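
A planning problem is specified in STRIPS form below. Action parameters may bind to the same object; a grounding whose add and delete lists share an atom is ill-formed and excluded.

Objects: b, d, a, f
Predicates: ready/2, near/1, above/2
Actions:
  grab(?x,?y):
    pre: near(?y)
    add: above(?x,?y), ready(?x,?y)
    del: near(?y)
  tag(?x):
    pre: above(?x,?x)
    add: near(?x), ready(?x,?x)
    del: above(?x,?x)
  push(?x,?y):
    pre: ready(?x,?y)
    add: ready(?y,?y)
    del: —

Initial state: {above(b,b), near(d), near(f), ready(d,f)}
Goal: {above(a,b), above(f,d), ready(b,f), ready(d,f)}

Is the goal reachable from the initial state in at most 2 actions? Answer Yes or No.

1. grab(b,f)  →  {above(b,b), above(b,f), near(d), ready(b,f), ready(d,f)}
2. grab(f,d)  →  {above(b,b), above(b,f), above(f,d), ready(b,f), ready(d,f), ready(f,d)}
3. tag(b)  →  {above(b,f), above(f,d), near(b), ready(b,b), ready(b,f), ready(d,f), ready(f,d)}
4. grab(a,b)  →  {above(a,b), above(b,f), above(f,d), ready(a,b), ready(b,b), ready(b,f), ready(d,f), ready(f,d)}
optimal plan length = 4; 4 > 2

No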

-- THE TASK --
In full and without error, give the listing again.

-- RESULT OF THE EXERCISE --
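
A planning problem is specified in STRIPS form below. Action parameters may bind to the same object; a grounding whose add and delete lists share an atom is ill-formed and excluded.

Objects: b, d, a, f
Predicates: ready/2, near/1, above/2
Actions:
  grab(?x,?y):
    pre: near(?y)
    add: above(?x,?y), ready(?x,?y)
    del: near(?y)
  tag(?x):
    pre: above(?x,?x)
    add: near(?x), ready(?x,?x)
    del: above(?x,?x)
  push(?x,?y):
    pre: ready(?x,?y)
    add: ready(?y,?y)
    del: —

Initial state: {above(b,b), near(d), near(f), ready(d,f)}
Goal: {above(a,b), above(f,d), ready(b,f), ready(d,f)}

Is the goal reachable from the initial state in at most 2 actions? Answer Yes or No.

1. grab(b,f)  →  {above(b,b), above(b,f), near(d), ready(b,f), ready(d,f)}
2. grab(f,d)  →  {above(b,b), above(b,f), above(f,d), ready(b,f), ready(d,f), ready(f,d)}
3. tag(b)  →  {above(b,f), above(f,d), near(b), ready(b,b), ready(b,f), ready(d,f), ready(f,d)}
4. grab(a,b)  →  {above(a,b), above(b,f), above(f,d), ready(a,b), ready(b,b), ready(b,f), ready(d,f), ready(f,d)}
optimal plan length = 4; 4 > 2

No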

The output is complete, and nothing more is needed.